DESCRIPTION OF THE TASK:
Copy each line of the entries that includes the word "alphabet".

*** Opening of DATASET RECORDS ***

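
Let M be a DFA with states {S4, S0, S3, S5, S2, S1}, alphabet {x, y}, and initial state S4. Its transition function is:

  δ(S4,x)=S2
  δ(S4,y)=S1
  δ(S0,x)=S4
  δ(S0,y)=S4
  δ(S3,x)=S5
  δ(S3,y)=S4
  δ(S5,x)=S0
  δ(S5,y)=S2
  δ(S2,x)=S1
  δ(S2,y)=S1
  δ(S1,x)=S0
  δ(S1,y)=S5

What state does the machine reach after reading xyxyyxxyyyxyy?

start at S4
read 'x': S4 → S2
read 'y': S2 → S1
read 'x': S1 → S0
read 'y': S0 → S4
read 'y': S4 → S1
read 'x': S1 → S0
read 'x': S0 → S4
read 'y': S4 → S1
read 'y': S1 → S5
read 'y': S5 → S2
read 'x': S2 → S1
read 'y': S1 → S5
read 'y': S5 → S2

S2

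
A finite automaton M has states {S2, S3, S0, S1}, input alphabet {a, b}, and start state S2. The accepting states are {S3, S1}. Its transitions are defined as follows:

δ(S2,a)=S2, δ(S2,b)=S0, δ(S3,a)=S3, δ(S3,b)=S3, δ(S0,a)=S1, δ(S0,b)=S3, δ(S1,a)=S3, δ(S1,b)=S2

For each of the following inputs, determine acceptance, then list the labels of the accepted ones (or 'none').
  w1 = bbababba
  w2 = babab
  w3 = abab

w1

w1: Trace: S2 -b-> S0 -b-> S3 -a-> S3 -b-> S3 -a-> S3 -b-> S3 -b-> S3 -a-> S3  → end S3, accepted
w2: Trace: S2 -b-> S0 -a-> S1 -b-> S2 -a-> S2 -b-> S0  → end S0, rejected
w3: Trace: S2 -a-> S2 -b-> S0 -a-> S1 -b-> S2  → end S2, rejected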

*** Close of DATASET RECORDS ***

RESULT FOR THIS TASK:
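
Let M be a DFA with states {S4, S0, S3, S5, S2, S1}, alphabet {x, y}, and initial state S4. Its transition function is:
A finite automaton M has states {S2, S3, S0, S1}, input alphabet {a, b}, and start state S2. The accepting states are {S3, S1}. Its transitions are defined as follows: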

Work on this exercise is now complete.